▶ **EXERCISE DETAILS**: What is needed is an exact copy of all the records below.

[Collected data entries]
+++
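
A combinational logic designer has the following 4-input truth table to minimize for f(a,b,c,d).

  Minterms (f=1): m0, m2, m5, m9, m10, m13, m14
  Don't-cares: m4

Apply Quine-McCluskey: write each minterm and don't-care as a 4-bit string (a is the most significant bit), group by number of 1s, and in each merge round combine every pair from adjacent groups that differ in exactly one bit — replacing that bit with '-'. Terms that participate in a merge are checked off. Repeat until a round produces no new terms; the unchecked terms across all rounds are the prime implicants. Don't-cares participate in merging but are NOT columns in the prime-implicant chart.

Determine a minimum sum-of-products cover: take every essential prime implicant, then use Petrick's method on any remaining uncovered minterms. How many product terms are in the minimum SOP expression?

[col 0] 0000*, 0010*, 0100*, 0101*, 1001*, 1010*, 1101*, 1110*
[col 1] -010, -101, 0-00, 00-0, 010-, 1-01, 1-10
Prime implicants: -010, -101, 0-00, 00-0, 010-, 1-01, 1-10
PI chart (minterm → PIs covering it):
  0 | 0-00,00-0
  2 | -010,00-0
  5 | -101,010-
  9 | 1-01  (sole → essential)
  10 | -010,1-10
  13 | -101,1-01
  14 | 1-10  (sole → essential)
Essential prime implicants: 1-01, 1-10
Petrick residual → -101, 00-0
Minimum SOP uses 4 PIs: bc'd + a'b'd' + ac'd + acd'

4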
+++
▶ **SOLUTION TO THE PROBLEM**:
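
A combinational logic designer has the following 4-input truth table to minimize for f(a,b,c,d).

  Minterms (f=1): m0, m2, m5, m9, m10, m13, m14
  Don't-cares: m4

Apply Quine-McCluskey: write each minterm and don't-care as a 4-bit string (a is the most significant bit), group by number of 1s, and in each merge round combine every pair from adjacent groups that differ in exactly one bit — replacing that bit with '-'. Terms that participate in a merge are checked off. Repeat until a round produces no new terms; the unchecked terms across all rounds are the prime implicants. Don't-cares participate in merging but are NOT columns in the prime-implicant chart.

Determine a minimum sum-of-products cover: take every essential prime implicant, then use Petrick's method on any remaining uncovered minterms. How many product terms are in the minimum SOP expression?

[col 0] 0000*, 0010*, 0100*, 0101*, 1001*, 1010*, 1101*, 1110*
[col 1] -010, -101, 0-00, 00-0, 010-, 1-01, 1-10
Prime implicants: -010, -101, 0-00, 00-0, 010-, 1-01, 1-10
PI chart (minterm → PIs covering it):
  0 | 0-00,00-0
  2 | -010,00-0
  5 | -101,010-
  9 | 1-01  (sole → essential)
  10 | -010,1-10
  13 | -101,1-01
  14 | 1-10  (sole → essential)
Essential prime implicants: 1-01, 1-10
Petrick residual → -101, 00-0
Minimum SOP uses 4 PIs: bc'd + a'b'd' + ac'd + acd'

4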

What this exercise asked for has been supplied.